■ **The problem**
Where the line containing "Alex's preferences over" appears, start copying; continue through the last line below and copy nothing else.

■ **Record extracts**
————————
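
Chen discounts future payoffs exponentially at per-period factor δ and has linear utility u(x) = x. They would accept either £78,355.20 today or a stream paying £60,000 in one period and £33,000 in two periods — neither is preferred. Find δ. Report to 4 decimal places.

The stream is worth 60000δ + 33000δ² today, so 60000δ + 33000δ² = 78355.20.
Rearranged: 33000δ² + 60000δ − 78355.20 = 0.
By the quadratic formula (taking the positive root), δ = (−60000 + √13942886400.00) / 66000 ≈ 0.8800.

δ ≈ 0.8800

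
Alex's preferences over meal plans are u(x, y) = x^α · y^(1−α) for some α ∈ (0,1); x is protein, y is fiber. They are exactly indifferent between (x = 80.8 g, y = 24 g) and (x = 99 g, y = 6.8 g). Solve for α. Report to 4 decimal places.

α ≈ 0.8613

Set the two utilities equal: 80.8^α·24^(1−α) = 99^α·6.8^(1−α).
Taking logs: α·ln 80.8 + (1−α)·ln 24 = α·ln 99 + (1−α)·ln 6.8, i.e. α·-0.2031429 = (1−α)·-1.2611312.
Thus α·(-1.4642741) = -1.2611312, so α = -1.2611312/-1.4642741 ≈ 0.8613.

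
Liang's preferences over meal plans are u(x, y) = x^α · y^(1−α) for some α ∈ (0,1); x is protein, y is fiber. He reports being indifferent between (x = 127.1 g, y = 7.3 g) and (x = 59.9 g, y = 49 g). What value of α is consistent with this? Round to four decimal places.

α ≈ 0.7168

Indifference: 127.1^α · 7.3^(1−α) = 59.9^α · 49^(1−α).
Rearrange to (127.1/59.9)^α = (49/7.3)^(1−α) and take logs: α·0.7522977 = (1−α)·1.9039459.
With A = 0.7522977 and B = 1.9039459: α·A = (1−α)·B, so α = B/(A+B) = 1.9039459/2.6562436 ≈ 0.7168.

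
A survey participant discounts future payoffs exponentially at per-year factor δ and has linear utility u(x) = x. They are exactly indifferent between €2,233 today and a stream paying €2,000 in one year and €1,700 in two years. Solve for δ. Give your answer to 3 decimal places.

δ ≈ 0.700

The stream is worth 2000δ + 1700δ² today, so 2000δ + 1700δ² = 2233.
That is, 1700δ² + 2000δ − 2233 = 0, a quadratic in δ.
By the quadratic formula (taking the positive root), δ = (−2000 + √19184400.00) / 3400 ≈ 0.700.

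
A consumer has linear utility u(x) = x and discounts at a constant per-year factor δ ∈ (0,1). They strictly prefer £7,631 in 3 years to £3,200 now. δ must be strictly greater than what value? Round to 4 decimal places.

Under u(x) = x this choice says 3200 < δ^3·7631.
Hence δ^3 > 3200/7631 = 0.41934, and x ↦ x^(1/3) is increasing on (0,∞).
δ > (3200/7631)^(1/3) ≈ 0.7485.

δ > 0.7485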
————————
■ **Finished exercise**
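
Alex's preferences over meal plans are u(x, y) = x^α · y^(1−α) for some α ∈ (0,1); x is protein, y is fiber. They are exactly indifferent between (x = 80.8 g, y = 24 g) and (x = 99 g, y = 6.8 g). Solve for α. Report to 4 decimal places.

α ≈ 0.8613

Set the two utilities equal: 80.8^α·24^(1−α) = 99^α·6.8^(1−α).
Taking logs: α·ln 80.8 + (1−α)·ln 24 = α·ln 99 + (1−α)·ln 6.8, i.e. α·-0.2031429 = (1−α)·-1.2611312.
Thus α·(-1.4642741) = -1.2611312, so α = -1.2611312/-1.4642741 ≈ 0.8613.

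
Liang's preferences over meal plans are u(x, y) = x^α · y^(1−α) for some α ∈ (0,1); x is protein, y is fiber. He reports being indifferent between (x = 127.1 g, y = 7.3 g) and (x = 59.9 g, y = 49 g). What value of α is consistent with this? Round to four decimal places.

α ≈ 0.7168

Indifference: 127.1^α · 7.3^(1−α) = 59.9^α · 49^(1−α).
Rearrange to (127.1/59.9)^α = (49/7.3)^(1−α) and take logs: α·0.7522977 = (1−α)·1.9039459.
With A = 0.7522977 and B = 1.9039459: α·A = (1−α)·B, so α = B/(A+B) = 1.9039459/2.6562436 ≈ 0.7168.

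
A survey participant discounts future payoffs exponentially at per-year factor δ and has linear utility u(x) = x. They are exactly indifferent between €2,233 today and a stream paying €2,000 in one year and €1,700 in two years. Solve for δ. Give your answer to 3 decimal places.

δ ≈ 0.700

The stream is worth 2000δ + 1700δ² today, so 2000δ + 1700δ² = 2233.
That is, 1700δ² + 2000δ − 2233 = 0, a quadratic in δ.
By the quadratic formula (taking the positive root), δ = (−2000 + √19184400.00) / 3400 ≈ 0.700.

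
A consumer has linear utility u(x) = x and discounts at a constant per-year factor δ ∈ (0,1). They strictly prefer £7,631 in 3 years to £3,200 now. δ must be strictly greater than what value? Round to 4 decimal places.

Under u(x) = x this choice says 3200 < δ^3·7631.
Hence δ^3 > 3200/7631 = 0.41934, and x ↦ x^(1/3) is increasing on (0,∞).
δ > (3200/7631)^(1/3) ≈ 0.7485.

δ > 0.7485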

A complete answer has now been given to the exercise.